[Records from a dataset]

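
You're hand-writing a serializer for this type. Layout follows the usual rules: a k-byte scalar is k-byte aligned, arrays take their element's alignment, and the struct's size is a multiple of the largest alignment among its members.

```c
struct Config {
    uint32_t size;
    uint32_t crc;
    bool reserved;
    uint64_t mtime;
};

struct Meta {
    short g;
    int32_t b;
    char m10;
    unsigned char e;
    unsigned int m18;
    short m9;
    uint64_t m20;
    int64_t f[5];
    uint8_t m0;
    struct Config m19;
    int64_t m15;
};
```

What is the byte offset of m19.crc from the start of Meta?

84

Config: @0: size [4B, align 4] → 4; @4: crc [4B, align 4] → 8; @8: reserved [1B, align 1] → 9; +7 pad (align 8); @16: mtime [8B, align 8] → 24; size 24, align 8
@0: g [2B, align 2] → 2
+2 pad (align 4)
@4: b [4B, align 4] → 8
@8: m10 [1B, align 1] → 9
@9: e [1B, align 1] → 10
+2 pad (align 4)
@12: m18 [4B, align 4] → 16
@16: m9 [2B, align 2] → 18
+6 pad (align 8)
@24: m20 [8B, align 8] → 32
@32: f [40B, align 8] → 72
@72: m0 [1B, align 1] → 73
+7 pad (align 8)
@80: m19 [24B, align 8] → 104
within Config: crc at 4
80 + 4 = 84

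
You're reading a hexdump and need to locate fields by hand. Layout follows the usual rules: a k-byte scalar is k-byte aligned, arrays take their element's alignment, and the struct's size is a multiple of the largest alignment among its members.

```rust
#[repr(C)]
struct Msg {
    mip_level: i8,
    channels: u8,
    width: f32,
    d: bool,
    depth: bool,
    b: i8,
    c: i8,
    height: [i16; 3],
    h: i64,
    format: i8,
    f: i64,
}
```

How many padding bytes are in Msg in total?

@0: mip_level [1B, align 1] → 1
@1: channels [1B, align 1] → 2
+2 pad (align 4)
@4: width [4B, align 4] → 8
@8: d [1B, align 1] → 9
@9: depth [1B, align 1] → 10
@10: b [1B, align 1] → 11
@11: c [1B, align 1] → 12
@12: height [6B, align 2] → 18
+6 pad (align 8)
@24: h [8B, align 8] → 32
@32: format [1B, align 1] → 33
+7 pad (align 8)
@40: f [8B, align 8] → 48
size 48, align 8
data bytes 33, size 48 → padding 15

15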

Directions for this task :: Copy out every entry exactly.

Solution ::
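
You're hand-writing a serializer for this type. Layout follows the usual rules: a k-byte scalar is k-byte aligned, arrays take their element's alignment, and the struct's size is a multiple of the largest alignment among its members.

```c
struct Config {
    uint32_t size;
    uint32_t crc;
    bool reserved;
    uint64_t mtime;
};

struct Meta {
    short g;
    int32_t b;
    char m10;
    unsigned char e;
    unsigned int m18;
    short m9;
    uint64_t m20;
    int64_t f[5];
    uint8_t m0;
    struct Config m19;
    int64_t m15;
};
```

What is the byte offset of m19.crc from the start of Meta?

84

Config: @0: size [4B, align 4] → 4; @4: crc [4B, align 4] → 8; @8: reserved [1B, align 1] → 9; +7 pad (align 8); @16: mtime [8B, align 8] → 24; size 24, align 8
@0: g [2B, align 2] → 2
+2 pad (align 4)
@4: b [4B, align 4] → 8
@8: m10 [1B, align 1] → 9
@9: e [1B, align 1] → 10
+2 pad (align 4)
@12: m18 [4B, align 4] → 16
@16: m9 [2B, align 2] → 18
+6 pad (align 8)
@24: m20 [8B, align 8] → 32
@32: f [40B, align 8] → 72
@72: m0 [1B, align 1] → 73
+7 pad (align 8)
@80: m19 [24B, align 8] → 104
within Config: crc at 4
80 + 4 = 84

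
You're reading a hexdump and need to locate fields by hand. Layout follows the usual rules: a k-byte scalar is k-byte aligned, arrays take their element's alignment, and the struct's size is a multiple of the largest alignment among its members.

```rust
#[repr(C)]
struct Msg {
    mip_level: i8,
    channels: u8,
    width: f32,
    d: bool,
    depth: bool,
    b: i8,
    c: i8,
    height: [i16; 3],
    h: i64,
    format: i8,
    f: i64,
}
```

How many padding bytes are in Msg in total?

@0: mip_level [1B, align 1] → 1
@1: channels [1B, align 1] → 2
+2 pad (align 4)
@4: width [4B, align 4] → 8
@8: d [1B, align 1] → 9
@9: depth [1B, align 1] → 10
@10: b [1B, align 1] → 11
@11: c [1B, align 1] → 12
@12: height [6B, align 2] → 18
+6 pad (align 8)
@24: h [8B, align 8] → 32
@32: format [1B, align 1] → 33
+7 pad (align 8)
@40: f [8B, align 8] → 48
size 48, align 8
data bytes 33, size 48 → padding 15

15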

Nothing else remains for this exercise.